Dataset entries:
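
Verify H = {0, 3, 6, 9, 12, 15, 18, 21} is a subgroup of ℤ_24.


Subgroup test for H = {0, 3, 6, 9, 12, 15, 18, 21} in (ℤ_24, +):
(1) 0 ∈ H? Yes
(2) Closure: for all a,b ∈ H, (a+b) mod 24 ∈ H? Yes
(3) Inverses: for all a ∈ H, -a mod 24 ∈ H? Yes

Yes, H is a subgroup of ℤ_24


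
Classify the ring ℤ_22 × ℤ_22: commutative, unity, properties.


Direct product ring; commutative with unity (1,1); but (1,0)·(0,1) = (0,0) gives zero divisors, so not an integral domain
Commutative: Yes
Integral domain: No
Has unity: Yes

ℤ_22 × ℤ_22: Commutative=Yes, Unity=Yes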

■ **AIM OF THE TASK**: Each line shown above must be repeated exactly.

■ **WRITTEN ANSWER**:
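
Verify H = {0, 3, 6, 9, 12, 15, 18, 21} is a subgroup of ℤ_24.


Subgroup test for H = {0, 3, 6, 9, 12, 15, 18, 21} in (ℤ_24, +):
(1) 0 ∈ H? Yes
(2) Closure: for all a,b ∈ H, (a+b) mod 24 ∈ H? Yes
(3) Inverses: for all a ∈ H, -a mod 24 ∈ H? Yes

Yes, H is a subgroup of ℤ_24


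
Classify the ring ℤ_22 × ℤ_22: commutative, unity, properties.


Direct product ring; commutative with unity (1,1); but (1,0)·(0,1) = (0,0) gives zero divisors, so not an integral domain
Commutative: Yes
Integral domain: No
Has unity: Yes

ℤ_22 × ℤ_22: Commutative=Yes, Unity=Yes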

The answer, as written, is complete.